_THE INPUT:_
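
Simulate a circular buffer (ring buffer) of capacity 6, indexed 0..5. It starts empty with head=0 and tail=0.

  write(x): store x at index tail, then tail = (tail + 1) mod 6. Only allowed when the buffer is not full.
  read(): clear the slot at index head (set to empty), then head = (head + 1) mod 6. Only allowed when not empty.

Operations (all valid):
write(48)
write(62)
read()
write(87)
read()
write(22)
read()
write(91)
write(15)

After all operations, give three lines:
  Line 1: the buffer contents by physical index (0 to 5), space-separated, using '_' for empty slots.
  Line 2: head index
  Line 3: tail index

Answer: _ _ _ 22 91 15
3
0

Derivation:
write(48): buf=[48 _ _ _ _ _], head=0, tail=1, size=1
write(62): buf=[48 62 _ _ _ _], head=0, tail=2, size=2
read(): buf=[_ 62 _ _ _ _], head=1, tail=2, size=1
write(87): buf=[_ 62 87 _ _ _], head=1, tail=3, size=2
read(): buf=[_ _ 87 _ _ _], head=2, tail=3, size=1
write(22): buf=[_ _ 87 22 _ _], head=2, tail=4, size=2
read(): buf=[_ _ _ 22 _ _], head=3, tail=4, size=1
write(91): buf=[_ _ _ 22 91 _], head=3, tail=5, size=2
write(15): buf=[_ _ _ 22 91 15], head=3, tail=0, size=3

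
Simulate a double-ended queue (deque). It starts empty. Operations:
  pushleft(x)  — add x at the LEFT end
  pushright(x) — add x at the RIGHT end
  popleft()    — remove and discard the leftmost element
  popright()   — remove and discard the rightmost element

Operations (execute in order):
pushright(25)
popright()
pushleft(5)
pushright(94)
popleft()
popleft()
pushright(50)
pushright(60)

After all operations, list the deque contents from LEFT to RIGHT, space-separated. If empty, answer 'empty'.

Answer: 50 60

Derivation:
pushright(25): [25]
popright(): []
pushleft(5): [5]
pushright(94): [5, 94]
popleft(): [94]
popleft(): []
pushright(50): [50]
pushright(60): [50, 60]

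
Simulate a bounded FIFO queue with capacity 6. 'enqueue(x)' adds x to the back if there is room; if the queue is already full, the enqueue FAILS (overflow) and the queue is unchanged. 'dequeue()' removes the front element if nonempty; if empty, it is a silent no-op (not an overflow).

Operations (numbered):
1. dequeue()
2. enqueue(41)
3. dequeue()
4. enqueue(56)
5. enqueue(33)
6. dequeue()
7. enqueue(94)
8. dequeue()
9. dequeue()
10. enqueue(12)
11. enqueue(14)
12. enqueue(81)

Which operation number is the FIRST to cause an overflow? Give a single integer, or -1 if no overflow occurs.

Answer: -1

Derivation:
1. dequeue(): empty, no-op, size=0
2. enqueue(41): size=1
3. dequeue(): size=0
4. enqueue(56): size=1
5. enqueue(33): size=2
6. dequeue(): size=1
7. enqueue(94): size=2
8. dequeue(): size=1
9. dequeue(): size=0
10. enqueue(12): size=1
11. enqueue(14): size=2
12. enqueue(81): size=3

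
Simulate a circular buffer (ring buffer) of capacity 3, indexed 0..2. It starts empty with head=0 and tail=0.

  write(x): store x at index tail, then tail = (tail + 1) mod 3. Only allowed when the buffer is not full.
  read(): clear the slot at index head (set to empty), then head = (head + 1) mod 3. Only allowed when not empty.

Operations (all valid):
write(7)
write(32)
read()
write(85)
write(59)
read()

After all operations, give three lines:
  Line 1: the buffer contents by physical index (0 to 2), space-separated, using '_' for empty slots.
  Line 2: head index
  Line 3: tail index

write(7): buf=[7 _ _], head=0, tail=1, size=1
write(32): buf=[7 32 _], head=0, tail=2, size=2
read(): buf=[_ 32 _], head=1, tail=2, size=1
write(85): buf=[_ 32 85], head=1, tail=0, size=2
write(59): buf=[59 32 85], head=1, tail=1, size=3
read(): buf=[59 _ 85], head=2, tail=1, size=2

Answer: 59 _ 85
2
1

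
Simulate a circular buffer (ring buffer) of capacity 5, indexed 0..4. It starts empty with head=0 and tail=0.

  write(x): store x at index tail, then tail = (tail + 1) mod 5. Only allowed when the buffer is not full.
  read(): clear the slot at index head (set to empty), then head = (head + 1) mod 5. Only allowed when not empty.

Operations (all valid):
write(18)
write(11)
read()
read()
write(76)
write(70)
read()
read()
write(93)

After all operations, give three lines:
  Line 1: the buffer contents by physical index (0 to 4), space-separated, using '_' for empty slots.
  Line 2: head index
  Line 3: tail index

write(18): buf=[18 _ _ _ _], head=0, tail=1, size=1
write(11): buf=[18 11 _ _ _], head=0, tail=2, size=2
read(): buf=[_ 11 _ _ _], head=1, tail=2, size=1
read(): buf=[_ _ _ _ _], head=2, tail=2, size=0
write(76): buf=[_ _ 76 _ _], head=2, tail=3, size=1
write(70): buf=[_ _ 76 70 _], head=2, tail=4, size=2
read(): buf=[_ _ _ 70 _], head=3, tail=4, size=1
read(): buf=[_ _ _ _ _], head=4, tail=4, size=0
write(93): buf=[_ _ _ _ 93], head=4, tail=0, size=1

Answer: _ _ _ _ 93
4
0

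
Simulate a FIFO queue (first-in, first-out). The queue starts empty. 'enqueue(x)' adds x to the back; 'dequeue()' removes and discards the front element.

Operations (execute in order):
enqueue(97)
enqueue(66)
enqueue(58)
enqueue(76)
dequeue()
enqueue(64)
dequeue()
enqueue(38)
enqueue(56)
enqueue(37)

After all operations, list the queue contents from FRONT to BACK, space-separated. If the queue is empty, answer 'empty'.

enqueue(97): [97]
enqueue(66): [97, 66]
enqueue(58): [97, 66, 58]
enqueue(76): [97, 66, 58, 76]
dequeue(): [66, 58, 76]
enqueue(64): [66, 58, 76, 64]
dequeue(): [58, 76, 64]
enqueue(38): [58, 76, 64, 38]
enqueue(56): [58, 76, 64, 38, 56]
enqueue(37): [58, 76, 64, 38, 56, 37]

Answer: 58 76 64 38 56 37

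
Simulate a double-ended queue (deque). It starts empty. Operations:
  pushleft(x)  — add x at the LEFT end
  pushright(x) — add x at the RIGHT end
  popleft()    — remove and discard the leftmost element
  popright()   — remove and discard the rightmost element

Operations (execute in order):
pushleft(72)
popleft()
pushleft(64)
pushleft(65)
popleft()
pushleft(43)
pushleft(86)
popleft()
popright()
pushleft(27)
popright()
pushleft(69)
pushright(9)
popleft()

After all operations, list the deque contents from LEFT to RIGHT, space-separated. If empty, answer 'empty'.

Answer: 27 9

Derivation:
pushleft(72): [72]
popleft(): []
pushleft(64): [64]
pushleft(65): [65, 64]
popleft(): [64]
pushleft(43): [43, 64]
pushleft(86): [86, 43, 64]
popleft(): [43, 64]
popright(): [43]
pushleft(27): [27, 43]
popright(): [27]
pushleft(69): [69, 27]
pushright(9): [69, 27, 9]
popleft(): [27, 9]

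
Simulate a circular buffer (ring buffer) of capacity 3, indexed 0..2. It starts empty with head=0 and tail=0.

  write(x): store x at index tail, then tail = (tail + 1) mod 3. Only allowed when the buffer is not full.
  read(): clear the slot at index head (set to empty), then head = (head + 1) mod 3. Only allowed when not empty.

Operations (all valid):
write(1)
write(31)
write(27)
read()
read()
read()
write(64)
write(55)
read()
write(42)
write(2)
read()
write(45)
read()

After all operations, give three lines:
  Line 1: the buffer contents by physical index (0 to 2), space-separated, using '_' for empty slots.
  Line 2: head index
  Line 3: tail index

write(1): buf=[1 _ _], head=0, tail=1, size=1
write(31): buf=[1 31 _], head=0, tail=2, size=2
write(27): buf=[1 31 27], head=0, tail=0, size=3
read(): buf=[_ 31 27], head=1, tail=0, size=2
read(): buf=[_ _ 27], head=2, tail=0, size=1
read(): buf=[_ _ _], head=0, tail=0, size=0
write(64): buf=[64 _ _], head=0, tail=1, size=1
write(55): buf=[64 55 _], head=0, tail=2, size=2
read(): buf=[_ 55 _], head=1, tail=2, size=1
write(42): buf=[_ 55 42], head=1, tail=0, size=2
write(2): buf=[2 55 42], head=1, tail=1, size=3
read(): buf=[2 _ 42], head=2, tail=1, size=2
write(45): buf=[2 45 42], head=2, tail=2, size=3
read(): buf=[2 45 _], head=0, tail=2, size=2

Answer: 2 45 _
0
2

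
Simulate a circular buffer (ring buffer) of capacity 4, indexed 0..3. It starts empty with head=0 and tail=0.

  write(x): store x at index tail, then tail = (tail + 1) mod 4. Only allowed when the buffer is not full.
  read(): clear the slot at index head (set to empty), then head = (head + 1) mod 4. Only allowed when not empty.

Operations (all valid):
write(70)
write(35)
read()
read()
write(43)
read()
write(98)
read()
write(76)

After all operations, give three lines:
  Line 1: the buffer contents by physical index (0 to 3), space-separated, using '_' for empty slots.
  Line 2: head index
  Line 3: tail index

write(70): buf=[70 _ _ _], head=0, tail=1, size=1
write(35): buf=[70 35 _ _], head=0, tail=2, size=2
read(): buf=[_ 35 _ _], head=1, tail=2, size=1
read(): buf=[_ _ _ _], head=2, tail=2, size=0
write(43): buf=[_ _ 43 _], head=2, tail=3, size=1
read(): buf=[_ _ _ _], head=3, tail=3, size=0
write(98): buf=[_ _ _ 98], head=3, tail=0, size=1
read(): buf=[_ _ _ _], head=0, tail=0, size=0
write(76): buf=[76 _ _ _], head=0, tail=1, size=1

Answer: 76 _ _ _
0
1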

_YOUR OBJECTIVE:_
Out of the entries, pull every line that mentions "removes".

_TASK RESPONSE:_
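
Simulate a bounded FIFO queue with capacity 6. 'enqueue(x)' adds x to the back if there is room; if the queue is already full, the enqueue FAILS (overflow) and the queue is unchanged. 'dequeue()' removes the front element if nonempty; if empty, it is a silent no-op (not an overflow).
Simulate a FIFO queue (first-in, first-out). The queue starts empty. 'enqueue(x)' adds x to the back; 'dequeue()' removes and discards the front element.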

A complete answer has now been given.